*** RECORDS FOR THIS EXERCISE ***
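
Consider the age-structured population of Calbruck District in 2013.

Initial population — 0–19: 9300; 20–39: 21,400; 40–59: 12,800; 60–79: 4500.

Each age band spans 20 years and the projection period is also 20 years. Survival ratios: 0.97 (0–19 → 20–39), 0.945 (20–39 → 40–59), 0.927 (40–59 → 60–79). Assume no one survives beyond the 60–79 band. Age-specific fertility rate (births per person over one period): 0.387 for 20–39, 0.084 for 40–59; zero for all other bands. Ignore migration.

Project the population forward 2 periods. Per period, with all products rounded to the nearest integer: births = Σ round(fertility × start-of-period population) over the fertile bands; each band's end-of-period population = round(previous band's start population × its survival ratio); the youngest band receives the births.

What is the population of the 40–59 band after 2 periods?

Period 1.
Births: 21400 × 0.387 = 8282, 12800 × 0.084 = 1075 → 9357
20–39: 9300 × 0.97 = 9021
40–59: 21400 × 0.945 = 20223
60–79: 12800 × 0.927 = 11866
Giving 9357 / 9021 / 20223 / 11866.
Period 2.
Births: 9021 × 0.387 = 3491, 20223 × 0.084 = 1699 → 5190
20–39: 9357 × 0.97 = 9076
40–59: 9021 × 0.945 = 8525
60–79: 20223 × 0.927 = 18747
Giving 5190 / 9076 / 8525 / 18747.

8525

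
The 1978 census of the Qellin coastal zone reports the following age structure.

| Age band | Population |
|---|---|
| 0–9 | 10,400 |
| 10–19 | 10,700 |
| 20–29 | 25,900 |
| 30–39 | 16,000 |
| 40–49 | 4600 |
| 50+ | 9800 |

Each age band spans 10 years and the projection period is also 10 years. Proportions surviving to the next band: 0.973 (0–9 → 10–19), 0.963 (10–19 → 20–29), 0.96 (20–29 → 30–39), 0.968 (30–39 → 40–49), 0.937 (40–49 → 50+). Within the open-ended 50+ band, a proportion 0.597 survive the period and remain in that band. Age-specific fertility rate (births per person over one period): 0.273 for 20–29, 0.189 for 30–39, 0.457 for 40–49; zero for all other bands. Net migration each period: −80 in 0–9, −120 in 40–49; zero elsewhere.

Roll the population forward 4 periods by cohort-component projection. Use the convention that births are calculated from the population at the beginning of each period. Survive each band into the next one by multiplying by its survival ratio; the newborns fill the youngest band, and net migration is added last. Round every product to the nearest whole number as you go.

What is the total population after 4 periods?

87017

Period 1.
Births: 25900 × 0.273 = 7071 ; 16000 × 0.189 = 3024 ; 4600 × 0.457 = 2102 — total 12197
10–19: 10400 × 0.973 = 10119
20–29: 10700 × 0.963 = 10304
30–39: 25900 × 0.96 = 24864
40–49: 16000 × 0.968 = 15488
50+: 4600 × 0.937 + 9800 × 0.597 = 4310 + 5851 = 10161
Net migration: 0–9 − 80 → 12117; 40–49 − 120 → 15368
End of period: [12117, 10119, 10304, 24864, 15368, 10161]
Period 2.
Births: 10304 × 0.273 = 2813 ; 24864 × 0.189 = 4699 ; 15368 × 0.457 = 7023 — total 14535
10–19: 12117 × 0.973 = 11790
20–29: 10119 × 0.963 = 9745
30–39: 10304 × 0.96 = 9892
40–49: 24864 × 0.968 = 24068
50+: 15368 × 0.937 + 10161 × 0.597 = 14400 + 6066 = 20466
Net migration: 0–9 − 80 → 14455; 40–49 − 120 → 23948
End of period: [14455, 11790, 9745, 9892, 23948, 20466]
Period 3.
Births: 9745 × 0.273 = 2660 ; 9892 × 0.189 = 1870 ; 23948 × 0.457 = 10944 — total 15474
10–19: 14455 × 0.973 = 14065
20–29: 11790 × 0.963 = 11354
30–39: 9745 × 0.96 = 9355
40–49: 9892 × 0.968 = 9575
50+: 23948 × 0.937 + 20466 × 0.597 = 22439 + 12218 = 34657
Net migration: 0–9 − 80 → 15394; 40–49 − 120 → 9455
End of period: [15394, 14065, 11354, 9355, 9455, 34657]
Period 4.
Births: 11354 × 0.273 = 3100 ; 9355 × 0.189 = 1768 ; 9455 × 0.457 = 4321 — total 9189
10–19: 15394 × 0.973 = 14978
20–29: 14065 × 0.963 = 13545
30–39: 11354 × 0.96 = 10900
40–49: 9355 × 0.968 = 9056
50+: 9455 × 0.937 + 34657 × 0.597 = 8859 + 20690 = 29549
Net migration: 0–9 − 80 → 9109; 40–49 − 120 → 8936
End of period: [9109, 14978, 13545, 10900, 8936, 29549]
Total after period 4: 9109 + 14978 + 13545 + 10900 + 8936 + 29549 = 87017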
*** End of RECORDS FOR THIS EXERCISE ***
[WHAT YOU NEED TO DO]: Find how many lines above include "bands", then write only that count.

[SOLUTION TO THIS EXERCISE]: 3